## TASK GOAL
Transcribe all the entries that follow, leaving nothing out.

*** DATA Section Begins ***

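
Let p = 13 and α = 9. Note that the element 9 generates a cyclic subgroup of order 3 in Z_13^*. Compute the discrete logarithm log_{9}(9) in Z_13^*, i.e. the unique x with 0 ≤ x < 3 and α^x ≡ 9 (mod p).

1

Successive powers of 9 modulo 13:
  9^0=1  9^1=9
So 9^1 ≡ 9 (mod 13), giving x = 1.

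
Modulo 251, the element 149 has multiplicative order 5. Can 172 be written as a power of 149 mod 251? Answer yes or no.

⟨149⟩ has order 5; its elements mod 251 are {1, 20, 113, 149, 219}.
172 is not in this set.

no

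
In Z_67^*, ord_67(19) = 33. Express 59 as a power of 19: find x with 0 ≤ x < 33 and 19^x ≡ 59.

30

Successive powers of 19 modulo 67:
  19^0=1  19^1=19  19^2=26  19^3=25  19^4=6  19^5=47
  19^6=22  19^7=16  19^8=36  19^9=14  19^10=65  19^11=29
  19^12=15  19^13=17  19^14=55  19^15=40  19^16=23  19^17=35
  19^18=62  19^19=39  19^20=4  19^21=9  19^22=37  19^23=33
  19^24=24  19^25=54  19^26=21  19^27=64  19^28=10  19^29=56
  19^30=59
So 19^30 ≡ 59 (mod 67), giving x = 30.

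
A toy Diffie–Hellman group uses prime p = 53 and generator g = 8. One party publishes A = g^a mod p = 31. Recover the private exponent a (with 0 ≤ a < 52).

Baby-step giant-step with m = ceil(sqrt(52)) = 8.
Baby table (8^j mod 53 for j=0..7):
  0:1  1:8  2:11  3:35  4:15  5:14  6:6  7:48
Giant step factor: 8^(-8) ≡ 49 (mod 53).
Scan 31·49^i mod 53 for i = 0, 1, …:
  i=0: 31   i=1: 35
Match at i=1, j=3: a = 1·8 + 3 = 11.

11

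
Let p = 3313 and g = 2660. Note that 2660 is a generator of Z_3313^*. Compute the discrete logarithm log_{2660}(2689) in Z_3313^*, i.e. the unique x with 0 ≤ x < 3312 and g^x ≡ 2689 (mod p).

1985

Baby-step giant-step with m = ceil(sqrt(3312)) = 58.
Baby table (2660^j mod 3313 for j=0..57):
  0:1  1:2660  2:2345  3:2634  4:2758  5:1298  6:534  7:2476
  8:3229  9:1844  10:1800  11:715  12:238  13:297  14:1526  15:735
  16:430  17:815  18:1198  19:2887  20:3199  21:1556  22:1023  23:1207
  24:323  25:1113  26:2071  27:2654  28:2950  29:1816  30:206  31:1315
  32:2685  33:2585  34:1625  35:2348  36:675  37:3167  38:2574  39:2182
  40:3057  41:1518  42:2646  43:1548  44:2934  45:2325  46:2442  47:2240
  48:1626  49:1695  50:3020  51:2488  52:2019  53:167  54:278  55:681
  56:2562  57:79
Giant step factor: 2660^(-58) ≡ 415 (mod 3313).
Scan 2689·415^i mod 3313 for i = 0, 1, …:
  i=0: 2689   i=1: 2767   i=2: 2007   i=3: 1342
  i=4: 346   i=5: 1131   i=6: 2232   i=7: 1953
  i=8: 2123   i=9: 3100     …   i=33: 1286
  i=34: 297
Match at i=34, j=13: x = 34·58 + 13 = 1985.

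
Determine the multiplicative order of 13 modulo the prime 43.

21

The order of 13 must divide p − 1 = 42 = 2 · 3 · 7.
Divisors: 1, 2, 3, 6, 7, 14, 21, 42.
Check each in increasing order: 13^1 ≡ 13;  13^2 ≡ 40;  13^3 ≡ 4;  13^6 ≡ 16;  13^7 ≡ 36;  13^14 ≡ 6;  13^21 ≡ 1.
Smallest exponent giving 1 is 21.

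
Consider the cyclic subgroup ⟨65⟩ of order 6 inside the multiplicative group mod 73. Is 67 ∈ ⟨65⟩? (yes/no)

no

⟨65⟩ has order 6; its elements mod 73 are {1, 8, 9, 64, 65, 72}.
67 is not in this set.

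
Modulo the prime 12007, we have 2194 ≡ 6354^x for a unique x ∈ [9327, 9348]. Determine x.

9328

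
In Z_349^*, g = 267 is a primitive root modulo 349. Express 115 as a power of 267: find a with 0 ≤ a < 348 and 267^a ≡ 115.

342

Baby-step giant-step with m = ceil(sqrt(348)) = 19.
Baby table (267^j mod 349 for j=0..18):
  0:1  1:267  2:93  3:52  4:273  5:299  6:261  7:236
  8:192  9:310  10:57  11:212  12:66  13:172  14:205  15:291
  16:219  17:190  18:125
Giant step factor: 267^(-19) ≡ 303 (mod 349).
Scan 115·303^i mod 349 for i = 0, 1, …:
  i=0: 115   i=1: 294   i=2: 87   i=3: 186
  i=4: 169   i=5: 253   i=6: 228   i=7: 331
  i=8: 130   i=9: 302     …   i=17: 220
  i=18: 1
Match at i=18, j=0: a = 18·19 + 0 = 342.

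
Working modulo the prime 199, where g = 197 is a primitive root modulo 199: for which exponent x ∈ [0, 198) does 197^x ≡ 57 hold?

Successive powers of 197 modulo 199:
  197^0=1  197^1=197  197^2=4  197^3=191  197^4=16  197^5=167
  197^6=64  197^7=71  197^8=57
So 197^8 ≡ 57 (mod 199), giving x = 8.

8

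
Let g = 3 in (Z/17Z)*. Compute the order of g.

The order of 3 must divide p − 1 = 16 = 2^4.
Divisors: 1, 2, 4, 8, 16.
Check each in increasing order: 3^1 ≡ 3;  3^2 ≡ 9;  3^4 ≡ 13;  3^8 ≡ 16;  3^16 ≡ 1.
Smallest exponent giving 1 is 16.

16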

*** DATA Section Ends ***

## EXERCISE OUTPUT
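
Let p = 13 and α = 9. Note that the element 9 generates a cyclic subgroup of order 3 in Z_13^*. Compute the discrete logarithm log_{9}(9) in Z_13^*, i.e. the unique x with 0 ≤ x < 3 and α^x ≡ 9 (mod p).

1

Successive powers of 9 modulo 13:
  9^0=1  9^1=9
So 9^1 ≡ 9 (mod 13), giving x = 1.

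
Modulo 251, the element 149 has multiplicative order 5. Can 172 be written as a power of 149 mod 251? Answer yes or no.

⟨149⟩ has order 5; its elements mod 251 are {1, 20, 113, 149, 219}.
172 is not in this set.

no

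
In Z_67^*, ord_67(19) = 33. Express 59 as a power of 19: find x with 0 ≤ x < 33 and 19^x ≡ 59.

30

Successive powers of 19 modulo 67:
  19^0=1  19^1=19  19^2=26  19^3=25  19^4=6  19^5=47
  19^6=22  19^7=16  19^8=36  19^9=14  19^10=65  19^11=29
  19^12=15  19^13=17  19^14=55  19^15=40  19^16=23  19^17=35
  19^18=62  19^19=39  19^20=4  19^21=9  19^22=37  19^23=33
  19^24=24  19^25=54  19^26=21  19^27=64  19^28=10  19^29=56
  19^30=59
So 19^30 ≡ 59 (mod 67), giving x = 30.

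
A toy Diffie–Hellman group uses prime p = 53 and generator g = 8. One party publishes A = g^a mod p = 31. Recover the private exponent a (with 0 ≤ a < 52).

Baby-step giant-step with m = ceil(sqrt(52)) = 8.
Baby table (8^j mod 53 for j=0..7):
  0:1  1:8  2:11  3:35  4:15  5:14  6:6  7:48
Giant step factor: 8^(-8) ≡ 49 (mod 53).
Scan 31·49^i mod 53 for i = 0, 1, …:
  i=0: 31   i=1: 35
Match at i=1, j=3: a = 1·8 + 3 = 11.

11

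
Let p = 3313 and g = 2660. Note that 2660 is a generator of Z_3313^*. Compute the discrete logarithm log_{2660}(2689) in Z_3313^*, i.e. the unique x with 0 ≤ x < 3312 and g^x ≡ 2689 (mod p).

1985

Baby-step giant-step with m = ceil(sqrt(3312)) = 58.
Baby table (2660^j mod 3313 for j=0..57):
  0:1  1:2660  2:2345  3:2634  4:2758  5:1298  6:534  7:2476
  8:3229  9:1844  10:1800  11:715  12:238  13:297  14:1526  15:735
  16:430  17:815  18:1198  19:2887  20:3199  21:1556  22:1023  23:1207
  24:323  25:1113  26:2071  27:2654  28:2950  29:1816  30:206  31:1315
  32:2685  33:2585  34:1625  35:2348  36:675  37:3167  38:2574  39:2182
  40:3057  41:1518  42:2646  43:1548  44:2934  45:2325  46:2442  47:2240
  48:1626  49:1695  50:3020  51:2488  52:2019  53:167  54:278  55:681
  56:2562  57:79
Giant step factor: 2660^(-58) ≡ 415 (mod 3313).
Scan 2689·415^i mod 3313 for i = 0, 1, …:
  i=0: 2689   i=1: 2767   i=2: 2007   i=3: 1342
  i=4: 346   i=5: 1131   i=6: 2232   i=7: 1953
  i=8: 2123   i=9: 3100     …   i=33: 1286
  i=34: 297
Match at i=34, j=13: x = 34·58 + 13 = 1985.

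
Determine the multiplicative order of 13 modulo the prime 43.

21

The order of 13 must divide p − 1 = 42 = 2 · 3 · 7.
Divisors: 1, 2, 3, 6, 7, 14, 21, 42.
Check each in increasing order: 13^1 ≡ 13;  13^2 ≡ 40;  13^3 ≡ 4;  13^6 ≡ 16;  13^7 ≡ 36;  13^14 ≡ 6;  13^21 ≡ 1.
Smallest exponent giving 1 is 21.

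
Consider the cyclic subgroup ⟨65⟩ of order 6 inside the multiplicative group mod 73. Is 67 ∈ ⟨65⟩? (yes/no)

no

⟨65⟩ has order 6; its elements mod 73 are {1, 8, 9, 64, 65, 72}.
67 is not in this set.

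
Modulo the prime 12007, we have 2194 ≡ 6354^x for a unique x ∈ [9327, 9348]. Determine x.

9328

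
In Z_349^*, g = 267 is a primitive root modulo 349. Express 115 as a power of 267: find a with 0 ≤ a < 348 and 267^a ≡ 115.

342

Baby-step giant-step with m = ceil(sqrt(348)) = 19.
Baby table (267^j mod 349 for j=0..18):
  0:1  1:267  2:93  3:52  4:273  5:299  6:261  7:236
  8:192  9:310  10:57  11:212  12:66  13:172  14:205  15:291
  16:219  17:190  18:125
Giant step factor: 267^(-19) ≡ 303 (mod 349).
Scan 115·303^i mod 349 for i = 0, 1, …:
  i=0: 115   i=1: 294   i=2: 87   i=3: 186
  i=4: 169   i=5: 253   i=6: 228   i=7: 331
  i=8: 130   i=9: 302     …   i=17: 220
  i=18: 1
Match at i=18, j=0: a = 18·19 + 0 = 342.

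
Working modulo the prime 199, where g = 197 is a primitive root modulo 199: for which exponent x ∈ [0, 198) does 197^x ≡ 57 hold?

Successive powers of 197 modulo 199:
  197^0=1  197^1=197  197^2=4  197^3=191  197^4=16  197^5=167
  197^6=64  197^7=71  197^8=57
So 197^8 ≡ 57 (mod 199), giving x = 8.

8

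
Let g = 3 in (Z/17Z)*. Compute the order of g.

The order of 3 must divide p − 1 = 16 = 2^4.
Divisors: 1, 2, 4, 8, 16.
Check each in increasing order: 3^1 ≡ 3;  3^2 ≡ 9;  3^4 ≡ 13;  3^8 ≡ 16;  3^16 ≡ 1.
Smallest exponent giving 1 is 16.

16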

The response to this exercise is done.